Problem: Only the lines below starting at the one containing "δ(q2, a, A) = (q1, ε)" and ending at the one containing "does M manage" belong in the answer, each copied exactly.

== == ==

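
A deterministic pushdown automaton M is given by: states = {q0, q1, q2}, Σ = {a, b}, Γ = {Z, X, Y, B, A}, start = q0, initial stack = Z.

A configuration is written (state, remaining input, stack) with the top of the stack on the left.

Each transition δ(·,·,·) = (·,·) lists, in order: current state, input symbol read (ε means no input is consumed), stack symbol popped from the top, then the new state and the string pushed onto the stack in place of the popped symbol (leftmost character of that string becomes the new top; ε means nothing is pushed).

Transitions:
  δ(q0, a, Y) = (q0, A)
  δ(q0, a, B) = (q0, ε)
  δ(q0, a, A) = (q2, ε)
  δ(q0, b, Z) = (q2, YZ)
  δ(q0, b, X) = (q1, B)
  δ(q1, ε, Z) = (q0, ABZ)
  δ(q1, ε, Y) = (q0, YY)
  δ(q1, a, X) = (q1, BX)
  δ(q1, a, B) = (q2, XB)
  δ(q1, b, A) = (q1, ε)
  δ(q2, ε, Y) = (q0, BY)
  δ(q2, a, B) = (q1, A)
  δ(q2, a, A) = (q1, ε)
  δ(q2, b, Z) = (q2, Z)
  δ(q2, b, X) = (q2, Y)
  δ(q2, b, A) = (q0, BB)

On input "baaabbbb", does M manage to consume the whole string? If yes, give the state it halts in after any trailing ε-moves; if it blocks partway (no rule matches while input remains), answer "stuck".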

== == ==

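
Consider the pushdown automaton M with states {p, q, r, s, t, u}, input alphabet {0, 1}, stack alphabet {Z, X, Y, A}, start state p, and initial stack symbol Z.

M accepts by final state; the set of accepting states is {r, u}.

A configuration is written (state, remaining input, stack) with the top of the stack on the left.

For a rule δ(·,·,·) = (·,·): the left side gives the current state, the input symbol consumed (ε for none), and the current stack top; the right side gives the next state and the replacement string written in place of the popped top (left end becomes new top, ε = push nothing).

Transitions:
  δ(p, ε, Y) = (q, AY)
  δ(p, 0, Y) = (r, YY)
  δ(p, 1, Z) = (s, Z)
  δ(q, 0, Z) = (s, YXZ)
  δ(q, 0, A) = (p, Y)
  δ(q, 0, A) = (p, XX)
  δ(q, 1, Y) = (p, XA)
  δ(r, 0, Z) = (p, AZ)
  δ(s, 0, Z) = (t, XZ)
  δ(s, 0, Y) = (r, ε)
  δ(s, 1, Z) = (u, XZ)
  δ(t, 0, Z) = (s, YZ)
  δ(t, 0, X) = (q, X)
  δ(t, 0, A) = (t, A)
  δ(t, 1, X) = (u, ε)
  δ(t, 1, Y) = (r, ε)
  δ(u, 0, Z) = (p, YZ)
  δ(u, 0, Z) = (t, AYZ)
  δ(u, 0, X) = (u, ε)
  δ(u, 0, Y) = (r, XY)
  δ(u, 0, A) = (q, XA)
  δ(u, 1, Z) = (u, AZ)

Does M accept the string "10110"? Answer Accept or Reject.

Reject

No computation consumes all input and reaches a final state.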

== == ==

Solved exercise:
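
  δ(q2, a, A) = (q1, ε)
  δ(q2, b, Z) = (q2, Z)
  δ(q2, b, X) = (q2, Y)
  δ(q2, b, A) = (q0, BB)

On input "baaabbbb", does M manage to consume the whole string? If yes, give the state it halts in after any trailing ε-moves; if it blocks partway (no rule matches while input remains), answer "stuck".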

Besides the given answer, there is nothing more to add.